[EXERCISE INPUT Boundary: Start]

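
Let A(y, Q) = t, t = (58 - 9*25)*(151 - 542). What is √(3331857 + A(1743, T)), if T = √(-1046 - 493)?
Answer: √3397154 ≈ 1843.1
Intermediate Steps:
T = 9*I*√19 (T = √(-1539) = 9*I*√19 ≈ 39.23*I)
t = 65297 (t = (58 - 225)*(-391) = -167*(-391) = 65297)
A(y, Q) = 65297
√(3331857 + A(1743, T)) = √(3331857 + 65297) = √3397154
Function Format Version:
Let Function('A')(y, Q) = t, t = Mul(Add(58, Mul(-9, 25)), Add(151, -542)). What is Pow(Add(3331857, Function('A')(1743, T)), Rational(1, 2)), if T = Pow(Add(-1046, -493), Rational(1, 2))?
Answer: Pow(3397154, Rational(1, 2)) ≈ 1843.1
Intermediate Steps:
T = Mul(9, I, Pow(19, Rational(1, 2))) (T = Pow(-1539, Rational(1, 2)) = Mul(9, I, Pow(19, Rational(1, 2))) ≈ Mul(39.230, I))
t = 65297 (t = Mul(Add(58, -225), -391) = Mul(-167, -391) = 65297)
Function('A')(y, Q) = 65297
Pow(Add(3331857, Function('A')(1743, T)), Rational(1, 2)) = Pow(Add(3331857, 65297), Rational(1, 2)) = Pow(3397154, Rational(1, 2))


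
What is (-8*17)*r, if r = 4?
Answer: -544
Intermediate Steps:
(-8*17)*r = -8*17*4 = -136*4 = -544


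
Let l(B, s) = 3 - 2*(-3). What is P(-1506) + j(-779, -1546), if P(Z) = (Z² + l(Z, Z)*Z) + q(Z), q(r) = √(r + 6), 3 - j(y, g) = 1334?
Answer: 2253151 + 10*I*√15 ≈ 2.2532e+6 + 38.73*I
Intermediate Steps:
j(y, g) = -1331 (j(y, g) = 3 - 1*1334 = 3 - 1334 = -1331)
q(r) = √(6 + r)
l(B, s) = 9 (l(B, s) = 3 + 6 = 9)
P(Z) = Z² + √(6 + Z) + 9*Z (P(Z) = (Z² + 9*Z) + √(6 + Z) = Z² + √(6 + Z) + 9*Z)
P(-1506) + j(-779, -1546) = ((-1506)² + √(6 - 1506) + 9*(-1506)) - 1331 = (2268036 + √(-1500) - 13554) - 1331 = (2268036 + 10*I*√15 - 13554) - 1331 = (2254482 + 10*I*√15) - 1331 = 2253151 + 10*I*√15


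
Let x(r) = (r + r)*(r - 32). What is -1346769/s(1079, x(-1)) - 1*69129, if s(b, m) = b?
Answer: -75936960/1079 ≈ -70377.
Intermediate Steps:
x(r) = 2*r*(-32 + r) (x(r) = (2*r)*(-32 + r) = 2*r*(-32 + r))
-1346769/s(1079, x(-1)) - 1*69129 = -1346769/1079 - 1*69129 = -1346769*1/1079 - 69129 = -1346769/1079 - 69129 = -75936960/1079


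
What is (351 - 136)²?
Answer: 46225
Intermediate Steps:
(351 - 136)² = 215² = 46225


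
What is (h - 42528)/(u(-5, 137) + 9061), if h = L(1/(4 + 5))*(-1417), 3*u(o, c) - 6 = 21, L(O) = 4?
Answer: -24098/4535 ≈ -5.3138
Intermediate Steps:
u(o, c) = 9 (u(o, c) = 2 + (⅓)*21 = 2 + 7 = 9)
h = -5668 (h = 4*(-1417) = -5668)
(h - 42528)/(u(-5, 137) + 9061) = (-5668 - 42528)/(9 + 9061) = -48196/9070 = -48196*1/9070 = -24098/4535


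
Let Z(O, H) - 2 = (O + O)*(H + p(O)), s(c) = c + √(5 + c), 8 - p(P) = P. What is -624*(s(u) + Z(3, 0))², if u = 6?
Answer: -907920 - 47424*√11 ≈ -1.0652e+6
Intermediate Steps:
p(P) = 8 - P
Z(O, H) = 2 + 2*O*(8 + H - O) (Z(O, H) = 2 + (O + O)*(H + (8 - O)) = 2 + (2*O)*(8 + H - O) = 2 + 2*O*(8 + H - O))
-624*(s(u) + Z(3, 0))² = -624*((6 + √(5 + 6)) + (2 - 2*3*(-8 + 3) + 2*0*3))² = -624*((6 + √11) + (2 - 2*3*(-5) + 0))² = -624*((6 + √11) + (2 + 30 + 0))² = -624*((6 + √11) + 32)² = -624*(38 + √11)²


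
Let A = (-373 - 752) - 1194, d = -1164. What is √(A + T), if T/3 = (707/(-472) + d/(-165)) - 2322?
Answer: 3*I*√173503549670/12980 ≈ 96.272*I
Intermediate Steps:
T = -180404607/25960 (T = 3*((707/(-472) - 1164/(-165)) - 2322) = 3*((707*(-1/472) - 1164*(-1/165)) - 2322) = 3*((-707/472 + 388/55) - 2322) = 3*(144251/25960 - 2322) = 3*(-60134869/25960) = -180404607/25960 ≈ -6949.3)
A = -2319 (A = -1125 - 1194 = -2319)
√(A + T) = √(-2319 - 180404607/25960) = √(-240605847/25960) = 3*I*√173503549670/12980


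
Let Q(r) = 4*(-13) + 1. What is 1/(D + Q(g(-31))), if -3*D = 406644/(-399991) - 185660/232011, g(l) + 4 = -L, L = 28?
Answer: -278406935703/14030145510709 ≈ -0.019843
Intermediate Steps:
g(l) = -32 (g(l) = -4 - 1*28 = -4 - 28 = -32)
D = 168608210144/278406935703 (D = -(406644/(-399991) - 185660/232011)/3 = -(406644*(-1/399991) - 185660*1/232011)/3 = -(-406644/399991 - 185660/232011)/3 = -⅓*(-168608210144/92802311901) = 168608210144/278406935703 ≈ 0.60562)
Q(r) = -51 (Q(r) = -52 + 1 = -51)
1/(D + Q(g(-31))) = 1/(168608210144/278406935703 - 51) = 1/(-14030145510709/278406935703) = -278406935703/14030145510709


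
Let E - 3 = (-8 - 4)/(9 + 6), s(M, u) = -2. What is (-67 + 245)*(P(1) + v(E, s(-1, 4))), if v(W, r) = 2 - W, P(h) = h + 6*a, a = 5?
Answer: 27412/5 ≈ 5482.4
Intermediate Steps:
P(h) = 30 + h (P(h) = h + 6*5 = h + 30 = 30 + h)
E = 11/5 (E = 3 + (-8 - 4)/(9 + 6) = 3 - 12/15 = 3 - 12*1/15 = 3 - 4/5 = 11/5 ≈ 2.2000)
(-67 + 245)*(P(1) + v(E, s(-1, 4))) = (-67 + 245)*((30 + 1) + (2 - 1*11/5)) = 178*(31 + (2 - 11/5)) = 178*(31 - 1/5) = 178*(154/5) = 27412/5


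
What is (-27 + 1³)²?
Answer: 676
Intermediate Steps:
(-27 + 1³)² = (-27 + 1)² = (-26)² = 676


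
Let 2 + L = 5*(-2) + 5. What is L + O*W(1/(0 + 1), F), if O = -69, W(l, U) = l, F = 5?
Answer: -76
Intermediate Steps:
L = -7 (L = -2 + (5*(-2) + 5) = -2 + (-10 + 5) = -2 - 5 = -7)
L + O*W(1/(0 + 1), F) = -7 - 69/(0 + 1) = -7 - 69/1 = -7 - 69*1 = -7 - 69 = -76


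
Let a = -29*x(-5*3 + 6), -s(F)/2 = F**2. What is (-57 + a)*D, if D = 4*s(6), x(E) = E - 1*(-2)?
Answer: -42048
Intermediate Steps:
s(F) = -2*F**2
x(E) = 2 + E (x(E) = E + 2 = 2 + E)
D = -288 (D = 4*(-2*6**2) = 4*(-2*36) = 4*(-72) = -288)
a = 203 (a = -29*(2 + (-5*3 + 6)) = -29*(2 + (-15 + 6)) = -29*(2 - 9) = -29*(-7) = 203)
(-57 + a)*D = (-57 + 203)*(-288) = 146*(-288) = -42048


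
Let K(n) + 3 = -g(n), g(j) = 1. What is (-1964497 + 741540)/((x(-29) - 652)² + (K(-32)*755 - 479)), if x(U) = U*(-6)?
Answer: -1222957/224985 ≈ -5.4357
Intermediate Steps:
x(U) = -6*U
K(n) = -4 (K(n) = -3 - 1*1 = -3 - 1 = -4)
(-1964497 + 741540)/((x(-29) - 652)² + (K(-32)*755 - 479)) = (-1964497 + 741540)/((-6*(-29) - 652)² + (-4*755 - 479)) = -1222957/((174 - 652)² + (-3020 - 479)) = -1222957/((-478)² - 3499) = -1222957/(228484 - 3499) = -1222957/224985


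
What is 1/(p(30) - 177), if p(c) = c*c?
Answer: 1/723 ≈ 0.0013831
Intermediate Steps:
p(c) = c²
1/(p(30) - 177) = 1/(30² - 177) = 1/(900 - 177) = 1/723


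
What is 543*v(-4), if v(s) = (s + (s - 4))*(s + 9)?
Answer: -32580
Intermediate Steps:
v(s) = (-4 + 2*s)*(9 + s) (v(s) = (s + (-4 + s))*(9 + s) = (-4 + 2*s)*(9 + s))
543*v(-4) = 543*(-36 + 2*(-4)² + 14*(-4)) = 543*(-36 + 2*16 - 56) = 543*(-36 + 32 - 56) = 543*(-60) = -32580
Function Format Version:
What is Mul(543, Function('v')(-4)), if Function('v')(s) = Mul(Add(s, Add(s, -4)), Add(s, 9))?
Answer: -32580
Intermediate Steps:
Function('v')(s) = Mul(Add(-4, Mul(2, s)), Add(9, s)) (Function('v')(s) = Mul(Add(s, Add(-4, s)), Add(9, s)) = Mul(Add(-4, Mul(2, s)), Add(9, s)))
Mul(543, Function('v')(-4)) = Mul(543, Add(-36, Mul(2, Pow(-4, 2)), Mul(14, -4))) = Mul(543, Add(-36, Mul(2, 16), -56)) = Mul(543, Add(-36, 32, -56)) = Mul(543, -60) = -32580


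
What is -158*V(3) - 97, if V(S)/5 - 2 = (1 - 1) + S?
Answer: -4047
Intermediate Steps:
V(S) = 10 + 5*S (V(S) = 10 + 5*((1 - 1) + S) = 10 + 5*(0 + S) = 10 + 5*S)
-158*V(3) - 97 = -158*(10 + 5*3) - 97 = -158*(10 + 15) - 97 = -158*25 - 97 = -3950 - 97 = -4047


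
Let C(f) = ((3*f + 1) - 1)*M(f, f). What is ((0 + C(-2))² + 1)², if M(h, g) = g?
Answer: 21025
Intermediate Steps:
C(f) = 3*f² (C(f) = ((3*f + 1) - 1)*f = ((1 + 3*f) - 1)*f = (3*f)*f = 3*f²)
((0 + C(-2))² + 1)² = ((0 + 3*(-2)²)² + 1)² = ((0 + 3*4)² + 1)² = ((0 + 12)² + 1)² = (12² + 1)² = (144 + 1)² = 145² = 21025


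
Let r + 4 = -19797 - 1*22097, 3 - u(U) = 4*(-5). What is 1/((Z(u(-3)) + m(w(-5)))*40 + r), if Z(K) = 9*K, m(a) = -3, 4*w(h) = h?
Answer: -1/33738 ≈ -2.9640e-5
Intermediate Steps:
u(U) = 23 (u(U) = 3 - 4*(-5) = 3 - 1*(-20) = 3 + 20 = 23)
w(h) = h/4
r = -41898 (r = -4 + (-19797 - 1*22097) = -4 + (-19797 - 22097) = -4 - 41894 = -41898)
1/((Z(u(-3)) + m(w(-5)))*40 + r) = 1/((9*23 - 3)*40 - 41898) = 1/((207 - 3)*40 - 41898) = 1/(204*40 - 41898) = 1/(8160 - 41898) = 1/(-33738) = -1/33738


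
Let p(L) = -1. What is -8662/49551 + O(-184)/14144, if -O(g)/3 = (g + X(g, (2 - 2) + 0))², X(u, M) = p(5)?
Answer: -5210164253/700849344 ≈ -7.4341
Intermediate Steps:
X(u, M) = -1
O(g) = -3*(-1 + g)² (O(g) = -3*(g - 1)² = -3*(-1 + g)²)
-8662/49551 + O(-184)/14144 = -8662/49551 - 3*(-1 - 184)²/14144 = -8662*1/49551 - 3*(-185)²*(1/14144) = -8662/49551 - 3*34225*(1/14144) = -8662/49551 - 102675*1/14144 = -8662/49551 - 102675/14144 = -5210164253/700849344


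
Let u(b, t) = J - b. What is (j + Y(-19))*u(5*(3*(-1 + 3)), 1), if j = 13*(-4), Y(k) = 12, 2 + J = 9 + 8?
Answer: 600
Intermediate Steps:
J = 15 (J = -2 + (9 + 8) = -2 + 17 = 15)
u(b, t) = 15 - b
j = -52
(j + Y(-19))*u(5*(3*(-1 + 3)), 1) = (-52 + 12)*(15 - 5*3*(-1 + 3)) = -40*(15 - 5*3*2) = -40*(15 - 5*6) = -40*(15 - 1*30) = -40*(15 - 30) = -40*(-15) = 600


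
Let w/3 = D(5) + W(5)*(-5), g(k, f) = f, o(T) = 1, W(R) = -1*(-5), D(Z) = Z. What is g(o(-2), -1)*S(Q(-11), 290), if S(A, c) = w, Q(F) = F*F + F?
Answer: 60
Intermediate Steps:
W(R) = 5
Q(F) = F + F² (Q(F) = F² + F = F + F²)
w = -60 (w = 3*(5 + 5*(-5)) = 3*(5 - 25) = 3*(-20) = -60)
S(A, c) = -60
g(o(-2), -1)*S(Q(-11), 290) = -1*(-60) = 60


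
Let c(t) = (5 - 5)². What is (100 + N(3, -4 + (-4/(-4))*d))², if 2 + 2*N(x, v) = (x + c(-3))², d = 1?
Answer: 42849/4 ≈ 10712.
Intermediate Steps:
c(t) = 0 (c(t) = 0² = 0)
N(x, v) = -1 + x²/2 (N(x, v) = -1 + (x + 0)²/2 = -1 + x²/2)
(100 + N(3, -4 + (-4/(-4))*d))² = (100 + (-1 + (½)*3²))² = (100 + (-1 + (½)*9))² = (100 + (-1 + 9/2))² = (100 + 7/2)² = (207/2)² = 42849/4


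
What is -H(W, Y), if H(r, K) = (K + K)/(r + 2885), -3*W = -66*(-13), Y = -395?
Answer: 790/2599 ≈ 0.30396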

[EXERCISE INPUT Boundary: End]

• [THE PROBLEM]: Of the entries listed above, reproduce only the lines starting at the line containing "Let C(f) = ((3*f" and ending at the line containing "Answer: -5210164253/700849344 ≈ -7.4341". Include both, exactly as they stand.

• [PROBLEM SOLUTION]:
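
Let C(f) = ((3*f + 1) - 1)*M(f, f). What is ((0 + C(-2))² + 1)², if M(h, g) = g?
Answer: 21025
Intermediate Steps:
C(f) = 3*f² (C(f) = ((3*f + 1) - 1)*f = ((1 + 3*f) - 1)*f = (3*f)*f = 3*f²)
((0 + C(-2))² + 1)² = ((0 + 3*(-2)²)² + 1)² = ((0 + 3*4)² + 1)² = ((0 + 12)² + 1)² = (12² + 1)² = (144 + 1)² = 145² = 21025


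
Let r + 4 = -19797 - 1*22097, 3 - u(U) = 4*(-5). What is 1/((Z(u(-3)) + m(w(-5)))*40 + r), if Z(K) = 9*K, m(a) = -3, 4*w(h) = h?
Answer: -1/33738 ≈ -2.9640e-5
Intermediate Steps:
u(U) = 23 (u(U) = 3 - 4*(-5) = 3 - 1*(-20) = 3 + 20 = 23)
w(h) = h/4
r = -41898 (r = -4 + (-19797 - 1*22097) = -4 + (-19797 - 22097) = -4 - 41894 = -41898)
1/((Z(u(-3)) + m(w(-5)))*40 + r) = 1/((9*23 - 3)*40 - 41898) = 1/((207 - 3)*40 - 41898) = 1/(204*40 - 41898) = 1/(8160 - 41898) = 1/(-33738) = -1/33738


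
Let p(L) = -1. What is -8662/49551 + O(-184)/14144, if -O(g)/3 = (g + X(g, (2 - 2) + 0))², X(u, M) = p(5)?
Answer: -5210164253/700849344 ≈ -7.4341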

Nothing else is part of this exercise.